MATERIAL PROVIDED Block Start
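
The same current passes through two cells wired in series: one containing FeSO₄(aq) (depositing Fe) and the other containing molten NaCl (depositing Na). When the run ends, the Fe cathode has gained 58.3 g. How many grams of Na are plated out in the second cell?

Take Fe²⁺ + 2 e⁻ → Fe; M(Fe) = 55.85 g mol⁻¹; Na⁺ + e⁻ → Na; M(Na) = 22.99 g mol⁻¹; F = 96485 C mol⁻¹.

n(Fe) = 58.3 / 55.85 = 1.044 mol.
Since Fe²⁺ + 2 e⁻ → Fe, n(e⁻) passed = 2 × 1.044 = 2.088 mol.
Cells in series carry the same charge, so the same 2.088 mol of electrons passes through cell 2.
Na⁺ + e⁻ → Na, so n(Na) = 2.088 / 1 = 2.088 mol.
m(Na) = 2.088 × 22.99 = 48.0 g.

48.0 g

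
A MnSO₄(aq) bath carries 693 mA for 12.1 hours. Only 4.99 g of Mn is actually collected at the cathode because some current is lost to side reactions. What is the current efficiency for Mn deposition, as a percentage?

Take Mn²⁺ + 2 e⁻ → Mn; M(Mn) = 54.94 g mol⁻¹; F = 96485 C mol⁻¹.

Q = I·t = 0.6930 × 43560 = 30190 C; n(e⁻) = 30190/96485 = 0.3129 mol.
Theoretical n(Mn) = n(e⁻)/2 = 0.1564 mol, i.e. m_theo = 0.1564 × 54.94 = 8.594 g.
Efficiency = m_actual / m_theo = 4.99 / 8.594 = 58.1 %.

58.1 %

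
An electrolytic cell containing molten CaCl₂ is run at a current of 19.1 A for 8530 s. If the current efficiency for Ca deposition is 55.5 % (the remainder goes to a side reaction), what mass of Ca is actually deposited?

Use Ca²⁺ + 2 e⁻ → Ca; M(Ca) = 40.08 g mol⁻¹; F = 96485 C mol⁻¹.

Q = I·t = 19.10 × 8530.0 = 162900 C.
n(e⁻) = 162900/96485 = 1.689 mol; theoretically n(Ca) = 1.689/2 = 0.8443 mol, m_theo = 33.84 g.
At 55.5 % efficiency, m_actual = 0.555 × 33.84 = 18.8 g.

18.8 g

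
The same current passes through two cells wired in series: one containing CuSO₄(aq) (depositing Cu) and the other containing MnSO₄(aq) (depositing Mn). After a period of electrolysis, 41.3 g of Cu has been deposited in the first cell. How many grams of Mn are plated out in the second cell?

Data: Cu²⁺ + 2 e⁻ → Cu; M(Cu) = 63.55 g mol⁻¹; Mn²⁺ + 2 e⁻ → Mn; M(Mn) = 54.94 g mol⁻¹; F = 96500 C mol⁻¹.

35.7 g

n(Cu) = 41.3 / 63.55 = 0.6499 mol.
Since Cu²⁺ + 2 e⁻ → Cu, n(e⁻) passed = 2 × 0.6499 = 1.300 mol.
Cells in series carry the same charge, so the same 1.300 mol of electrons passes through cell 2.
Mn²⁺ + 2 e⁻ → Mn, so n(Mn) = 1.300 / 2 = 0.6499 mol.
m(Mn) = 0.6499 × 54.94 = 35.7 g.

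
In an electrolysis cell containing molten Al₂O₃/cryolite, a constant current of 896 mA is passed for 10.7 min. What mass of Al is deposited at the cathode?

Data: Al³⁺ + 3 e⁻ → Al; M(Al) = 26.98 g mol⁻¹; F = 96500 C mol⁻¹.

0.0536 g

Q = I·t = 0.8960 A × 642.00 s = 575.2 C.
n(e⁻) = Q/F = 575.2 / 96500 = 0.005961 mol.
Al³⁺ + 3 e⁻ → Al, so n(Al) = n(e⁻)/3 = 0.001987 mol.
m = n·M = 0.001987 × 26.98 = 0.0536 g.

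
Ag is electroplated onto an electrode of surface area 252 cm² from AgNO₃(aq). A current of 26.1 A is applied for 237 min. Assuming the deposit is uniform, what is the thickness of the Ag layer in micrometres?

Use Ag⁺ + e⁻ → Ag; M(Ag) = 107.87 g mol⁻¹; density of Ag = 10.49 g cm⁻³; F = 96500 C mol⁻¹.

Q = I·t = 26.10 × 14220 = 371100 C; n(e⁻) = 3.846 mol.
n(Ag) = n(e⁻)/1 = 3.846 mol, so m = 3.846 × 107.87 = 414.9 g.
Volume = m/ρ = 414.9 / 10.49 = 39.55 cm³.
Thickness = V/A = 39.55 / 252 = 0.157 cm = 1570 μm.

1570 μm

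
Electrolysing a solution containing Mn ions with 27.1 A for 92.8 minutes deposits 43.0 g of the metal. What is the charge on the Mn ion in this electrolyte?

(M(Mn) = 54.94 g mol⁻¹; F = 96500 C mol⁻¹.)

Q = I·t = 27.10 A × 5568.0 s = 150900 C, so n(e⁻) = 150900/96500 = 1.564 mol.
n(Mn) deposited = 43.0 / 54.94 = 0.7827 mol.
Electrons per atom = n(e⁻)/n(Mn) = 1.564 / 0.7827 = 2.00 ≈ 2, so the ion is Mn²⁺.

+2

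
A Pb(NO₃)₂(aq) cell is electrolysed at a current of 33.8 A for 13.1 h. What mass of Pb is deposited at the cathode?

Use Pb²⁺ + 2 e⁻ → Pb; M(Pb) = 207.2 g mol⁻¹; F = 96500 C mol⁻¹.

1710 g

Q = I·t = 33.80 A × 47160 s = 1594000 C.
n(e⁻) = Q/F = 1594000 / 96500 = 16.52 mol.
Pb²⁺ + 2 e⁻ → Pb, so n(Pb) = n(e⁻)/2 = 8.259 mol.
m = n·M = 8.259 × 207.2 = 1710 g.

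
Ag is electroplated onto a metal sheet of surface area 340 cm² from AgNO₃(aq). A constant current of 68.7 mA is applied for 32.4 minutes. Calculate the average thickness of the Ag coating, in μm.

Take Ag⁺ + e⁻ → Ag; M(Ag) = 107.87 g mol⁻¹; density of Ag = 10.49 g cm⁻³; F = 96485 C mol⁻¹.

0.419 μm

Q = I·t = 0.06870 × 1944.0 = 133.6 C; n(e⁻) = 0.001384 mol.
n(Ag) = n(e⁻)/1 = 0.001384 mol, so m = 0.001384 × 107.87 = 0.1493 g.
Volume = m/ρ = 0.1493 / 10.49 = 0.01423 cm³.
Thickness = V/A = 0.01423 / 340 = 4.19 × 10⁻⁵ cm = 0.419 μm.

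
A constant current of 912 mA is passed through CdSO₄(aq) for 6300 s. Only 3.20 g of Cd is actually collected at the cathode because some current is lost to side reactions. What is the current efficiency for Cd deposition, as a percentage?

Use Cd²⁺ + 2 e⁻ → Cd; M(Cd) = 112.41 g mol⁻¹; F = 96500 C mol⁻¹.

Q = I·t = 0.9120 × 6300.0 = 5746 C; n(e⁻) = 5746/96500 = 0.05954 mol.
Theoretical n(Cd) = n(e⁻)/2 = 0.02977 mol, i.e. m_theo = 0.02977 × 112.41 = 3.346 g.
Efficiency = m_actual / m_theo = 3.20 / 3.346 = 95.6 %.

95.6 %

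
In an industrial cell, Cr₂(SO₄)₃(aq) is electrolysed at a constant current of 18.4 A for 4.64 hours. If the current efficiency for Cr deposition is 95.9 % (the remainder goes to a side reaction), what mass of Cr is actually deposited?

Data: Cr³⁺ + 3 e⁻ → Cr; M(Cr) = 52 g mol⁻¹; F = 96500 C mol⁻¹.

52.9 g

Q = I·t = 18.40 × 16704 = 307400 C.
n(e⁻) = 307400/96500 = 3.185 mol; theoretically n(Cr) = 3.185/3 = 1.062 mol, m_theo = 55.21 g.
At 95.9 % efficiency, m_actual = 0.959 × 55.21 = 52.9 g.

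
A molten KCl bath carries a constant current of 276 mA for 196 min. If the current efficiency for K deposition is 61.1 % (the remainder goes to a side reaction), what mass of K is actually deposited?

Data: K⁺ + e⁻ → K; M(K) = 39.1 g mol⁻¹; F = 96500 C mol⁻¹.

0.804 g

Q = I·t = 0.2760 × 11760 = 3246 C.
n(e⁻) = 3246/96500 = 0.03363 mol; theoretically n(K) = 0.03363/1 = 0.03363 mol, m_theo = 1.315 g.
At 61.1 % efficiency, m_actual = 0.611 × 1.315 = 0.804 g.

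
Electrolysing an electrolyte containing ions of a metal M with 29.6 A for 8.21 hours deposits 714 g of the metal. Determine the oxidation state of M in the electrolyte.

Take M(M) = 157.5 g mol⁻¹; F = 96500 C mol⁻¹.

+2

Q = I·t = 29.60 A × 29556 s = 874900 C, so n(e⁻) = 874900/96500 = 9.066 mol.
n(M) deposited = 714 / 157.5 = 4.533 mol.
Electrons per atom = n(e⁻)/n(M) = 9.066 / 4.533 = 2.00 ≈ 2, so the ion is M²⁺.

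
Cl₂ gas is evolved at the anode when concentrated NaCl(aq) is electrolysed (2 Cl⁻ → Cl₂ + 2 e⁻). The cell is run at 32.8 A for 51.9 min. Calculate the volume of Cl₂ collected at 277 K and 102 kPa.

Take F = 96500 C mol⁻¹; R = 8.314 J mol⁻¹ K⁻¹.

11.9 L

Q = I·t = 32.80 A × 3114.0 s = 102100 C.
n(e⁻) = Q/F = 102100 / 96500 = 1.058 mol.
2 electrons are transferred per Cl₂ molecule, so n(Cl₂) = 1.058 / 2 = 0.5292 mol.
V = nRT/P = (0.5292 × 8.314 × 277) / (102 × 10³ Pa) = 0.0119 m³ = 11.9 L.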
MATERIAL PROVIDED Block End
#### TASK TO COMPLETE
What is needed is an exact retyping of every line from the one containing "Electrolysing an electrolyte" through the final line of the entries, and only those lines.

#### ANSWER BOX
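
Electrolysing an electrolyte containing ions of a metal M with 29.6 A for 8.21 hours deposits 714 g of the metal. Determine the oxidation state of M in the electrolyte.

Take M(M) = 157.5 g mol⁻¹; F = 96500 C mol⁻¹.

+2

Q = I·t = 29.60 A × 29556 s = 874900 C, so n(e⁻) = 874900/96500 = 9.066 mol.
n(M) deposited = 714 / 157.5 = 4.533 mol.
Electrons per atom = n(e⁻)/n(M) = 9.066 / 4.533 = 2.00 ≈ 2, so the ion is M²⁺.

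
Cl₂ gas is evolved at the anode when concentrated NaCl(aq) is electrolysed (2 Cl⁻ → Cl₂ + 2 e⁻). The cell is run at 32.8 A for 51.9 min. Calculate the volume of Cl₂ collected at 277 K and 102 kPa.

Take F = 96500 C mol⁻¹; R = 8.314 J mol⁻¹ K⁻¹.

11.9 L

Q = I·t = 32.80 A × 3114.0 s = 102100 C.
n(e⁻) = Q/F = 102100 / 96500 = 1.058 mol.
2 electrons are transferred per Cl₂ molecule, so n(Cl₂) = 1.058 / 2 = 0.5292 mol.
V = nRT/P = (0.5292 × 8.314 × 277) / (102 × 10³ Pa) = 0.0119 m³ = 11.9 L.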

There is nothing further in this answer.